- **DATASET EXTRACT**:

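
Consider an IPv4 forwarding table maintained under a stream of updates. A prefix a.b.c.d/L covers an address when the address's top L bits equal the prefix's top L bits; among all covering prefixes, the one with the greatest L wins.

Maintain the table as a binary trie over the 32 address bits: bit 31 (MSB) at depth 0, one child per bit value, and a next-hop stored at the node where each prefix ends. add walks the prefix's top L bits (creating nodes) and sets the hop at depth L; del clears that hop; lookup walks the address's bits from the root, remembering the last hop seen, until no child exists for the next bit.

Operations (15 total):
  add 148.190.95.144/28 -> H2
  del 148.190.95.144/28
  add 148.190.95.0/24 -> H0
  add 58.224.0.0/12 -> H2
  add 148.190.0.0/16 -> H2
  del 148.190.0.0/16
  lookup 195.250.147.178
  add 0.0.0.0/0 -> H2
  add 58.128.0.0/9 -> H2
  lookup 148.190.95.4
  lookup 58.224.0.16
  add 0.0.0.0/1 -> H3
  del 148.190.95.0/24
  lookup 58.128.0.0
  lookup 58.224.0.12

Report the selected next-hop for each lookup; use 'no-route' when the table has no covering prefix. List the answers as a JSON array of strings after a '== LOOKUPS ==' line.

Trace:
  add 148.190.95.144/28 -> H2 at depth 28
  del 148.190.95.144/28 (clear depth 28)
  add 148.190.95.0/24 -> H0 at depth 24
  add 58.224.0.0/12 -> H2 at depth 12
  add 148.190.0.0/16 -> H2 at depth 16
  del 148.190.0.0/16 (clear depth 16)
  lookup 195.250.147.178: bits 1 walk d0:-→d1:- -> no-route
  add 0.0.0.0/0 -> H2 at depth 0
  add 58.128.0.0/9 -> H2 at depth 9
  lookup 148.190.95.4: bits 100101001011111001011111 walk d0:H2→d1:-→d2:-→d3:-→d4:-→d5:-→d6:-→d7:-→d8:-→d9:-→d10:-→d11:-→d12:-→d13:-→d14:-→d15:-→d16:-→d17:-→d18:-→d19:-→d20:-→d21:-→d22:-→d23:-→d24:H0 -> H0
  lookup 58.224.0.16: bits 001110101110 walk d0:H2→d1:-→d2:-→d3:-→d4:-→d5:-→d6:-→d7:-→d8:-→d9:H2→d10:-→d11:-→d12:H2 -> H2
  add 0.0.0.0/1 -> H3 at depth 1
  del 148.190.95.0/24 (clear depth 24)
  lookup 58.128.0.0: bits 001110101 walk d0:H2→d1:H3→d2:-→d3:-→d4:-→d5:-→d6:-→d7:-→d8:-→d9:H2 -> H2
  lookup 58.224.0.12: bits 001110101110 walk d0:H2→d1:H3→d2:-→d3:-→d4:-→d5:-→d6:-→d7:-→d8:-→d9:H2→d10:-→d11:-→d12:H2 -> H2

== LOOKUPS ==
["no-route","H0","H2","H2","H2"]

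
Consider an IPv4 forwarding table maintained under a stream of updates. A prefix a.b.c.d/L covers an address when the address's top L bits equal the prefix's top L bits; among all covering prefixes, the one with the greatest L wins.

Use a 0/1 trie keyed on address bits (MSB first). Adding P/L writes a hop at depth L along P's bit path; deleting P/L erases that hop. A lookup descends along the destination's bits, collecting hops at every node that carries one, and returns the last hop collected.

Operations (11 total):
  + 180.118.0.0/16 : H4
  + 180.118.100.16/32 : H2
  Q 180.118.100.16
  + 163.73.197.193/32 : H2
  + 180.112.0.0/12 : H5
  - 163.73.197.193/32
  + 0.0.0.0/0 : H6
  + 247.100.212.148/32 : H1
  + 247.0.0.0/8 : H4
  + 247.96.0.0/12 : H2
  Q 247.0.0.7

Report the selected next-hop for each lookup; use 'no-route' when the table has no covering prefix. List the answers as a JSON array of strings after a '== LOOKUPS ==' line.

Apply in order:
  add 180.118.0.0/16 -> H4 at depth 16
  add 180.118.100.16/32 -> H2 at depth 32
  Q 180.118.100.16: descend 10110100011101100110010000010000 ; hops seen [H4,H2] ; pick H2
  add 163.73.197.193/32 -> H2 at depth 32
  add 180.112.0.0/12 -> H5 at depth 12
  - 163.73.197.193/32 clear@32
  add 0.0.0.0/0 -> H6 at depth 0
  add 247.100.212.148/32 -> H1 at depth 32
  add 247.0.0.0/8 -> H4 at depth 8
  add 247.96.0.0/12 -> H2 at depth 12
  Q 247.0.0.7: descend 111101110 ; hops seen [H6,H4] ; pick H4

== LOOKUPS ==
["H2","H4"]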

- **INSTRUCTIONS TO FOLLOW**: Search the records above for the string "address" and copy each line that holds it.

- **RESULT FOR THIS TASK**:
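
Consider an IPv4 forwarding table maintained under a stream of updates. A prefix a.b.c.d/L covers an address when the address's top L bits equal the prefix's top L bits; among all covering prefixes, the one with the greatest L wins.
Maintain the table as a binary trie over the 32 address bits: bit 31 (MSB) at depth 0, one child per bit value, and a next-hop stored at the node where each prefix ends. add walks the prefix's top L bits (creating nodes) and sets the hop at depth L; del clears that hop; lookup walks the address's bits from the root, remembering the last hop seen, until no child exists for the next bit.
Consider an IPv4 forwarding table maintained under a stream of updates. A prefix a.b.c.d/L covers an address when the address's top L bits equal the prefix's top L bits; among all covering prefixes, the one with the greatest L wins.
Use a 0/1 trie keyed on address bits (MSB first). Adding P/L writes a hop at depth L along P's bit path; deleting P/L erases that hop. A lookup descends along the destination's bits, collecting hops at every node that carries one, and returns the last hop collected.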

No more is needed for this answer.